Exercise goal: Your task is to repeat the entries exactly from their first line through the line with "R4: R + A -> 2", and to stop there.

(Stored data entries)
---

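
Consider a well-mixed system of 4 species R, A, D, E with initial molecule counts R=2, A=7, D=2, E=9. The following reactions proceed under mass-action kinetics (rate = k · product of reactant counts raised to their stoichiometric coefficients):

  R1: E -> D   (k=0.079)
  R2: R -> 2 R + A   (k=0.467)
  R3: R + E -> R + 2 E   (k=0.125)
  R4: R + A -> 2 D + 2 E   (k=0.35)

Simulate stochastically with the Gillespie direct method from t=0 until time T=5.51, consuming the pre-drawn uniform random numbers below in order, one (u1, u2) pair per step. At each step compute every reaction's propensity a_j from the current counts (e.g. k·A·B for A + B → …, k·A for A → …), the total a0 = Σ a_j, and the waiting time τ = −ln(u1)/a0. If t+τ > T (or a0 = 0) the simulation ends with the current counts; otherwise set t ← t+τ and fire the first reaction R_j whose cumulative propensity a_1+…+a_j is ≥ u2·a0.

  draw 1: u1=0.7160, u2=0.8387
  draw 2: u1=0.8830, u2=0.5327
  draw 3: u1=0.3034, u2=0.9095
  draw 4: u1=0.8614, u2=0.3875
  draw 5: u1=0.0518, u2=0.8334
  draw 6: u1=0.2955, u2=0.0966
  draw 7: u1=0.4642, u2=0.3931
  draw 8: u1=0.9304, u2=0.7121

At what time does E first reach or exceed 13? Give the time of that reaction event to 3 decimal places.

t=0.000: R=2 A=7 D=2 E=9
Draw 1: a1=0.711, a2=0.934, a3=2.250, a4=4.900, a0=8.795; τ=−ln(0.7160)/8.795=0.038 → t=0.038; u2·a0=0.8387·8.795=7.376; a1+…+a3=3.895 < 7.376 ≤ a1+…+a4=8.795 → R4 fires; R=1 A=6 D=4 E=11
Draw 2: a1=0.869, a2=0.467, a3=1.375, a4=2.100, a0=4.811; τ=−ln(0.8830)/4.811=0.026 → t=0.064; u2·a0=0.5327·4.811=2.563; a1+a2=1.336 < 2.563 ≤ a1+…+a3=2.711 → R3 fires; R=1 A=6 D=4 E=12
Draw 3: a1=0.948, a2=0.467, a3=1.500, a4=2.100, a0=5.015; τ=−ln(0.3034)/5.015=0.238 → t=0.302; u2·a0=0.9095·5.015=4.561; a1+…+a3=2.915 < 4.561 ≤ a1+…+a4=5.015 → R4 fires; R=0 A=5 D=6 E=14
Draw 4: a1=1.106, a2=0.000, a3=0.000, a4=0.000, a0=1.106; τ=−ln(0.8614)/1.106=0.135 → t=0.437; u2·a0=0.3875·1.106=0.429 ≤ a1=1.106 → R1 fires; R=0 A=5 D=7 E=13
Draw 5: a1=1.027, a2=0.000, a3=0.000, a4=0.000, a0=1.027; τ=−ln(0.0518)/1.027=2.883 → t=3.319; u2·a0=0.8334·1.027=0.856 ≤ a1=1.027 → R1 fires; R=0 A=5 D=8 E=12
Draw 6: a1=0.948, a2=0.000, a3=0.000, a4=0.000, a0=0.948; τ=−ln(0.2955)/0.948=1.286 → t=4.605; u2·a0=0.0966·0.948=0.092 ≤ a1=0.948 → R1 fires; R=0 A=5 D=9 E=11
Draw 7: a1=0.869, a2=0.000, a3=0.000, a4=0.000, a0=0.869; τ=−ln(0.4642)/0.869=0.883 → t=5.488; u2·a0=0.3931·0.869=0.342 ≤ a1=0.869 → R1 fires; R=0 A=5 D=10 E=10
Draw 8: a1=0.790, a2=0.000, a3=0.000, a4=0.000, a0=0.790; τ=−ln(0.9304)/0.790=0.091 → t=5.580 > T=5.51: stop.
E first becomes ≥ 13 when it reaches 14 at the event at t=0.302.

Threshold first reached at t = 0.302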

---

Response below:
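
Consider a well-mixed system of 4 species R, A, D, E with initial molecule counts R=2, A=7, D=2, E=9. The following reactions proceed under mass-action kinetics (rate = k · product of reactant counts raised to their stoichiometric coefficients):

  R1: E -> D   (k=0.079)
  R2: R -> 2 R + A   (k=0.467)
  R3: R + E -> R + 2 E   (k=0.125)
  R4: R + A -> 2 D + 2 E   (k=0.35)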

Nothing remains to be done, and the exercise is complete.